All entries below are to be retyped in full, precisely as they appear.

▼

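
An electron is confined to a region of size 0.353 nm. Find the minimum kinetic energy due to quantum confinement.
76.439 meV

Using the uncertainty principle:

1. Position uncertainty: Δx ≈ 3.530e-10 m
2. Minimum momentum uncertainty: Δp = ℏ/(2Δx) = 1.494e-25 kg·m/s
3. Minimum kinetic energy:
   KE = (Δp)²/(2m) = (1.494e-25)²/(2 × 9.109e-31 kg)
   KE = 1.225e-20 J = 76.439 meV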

▲

- _Response to this task_
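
An electron is confined to a region of size 0.353 nm. Find the minimum kinetic energy due to quantum confinement.
76.439 meV

Using the uncertainty principle:

1. Position uncertainty: Δx ≈ 3.530e-10 m
2. Minimum momentum uncertainty: Δp = ℏ/(2Δx) = 1.494e-25 kg·m/s
3. Minimum kinetic energy:
   KE = (Δp)²/(2m) = (1.494e-25)²/(2 × 9.109e-31 kg)
   KE = 1.225e-20 J = 76.439 meV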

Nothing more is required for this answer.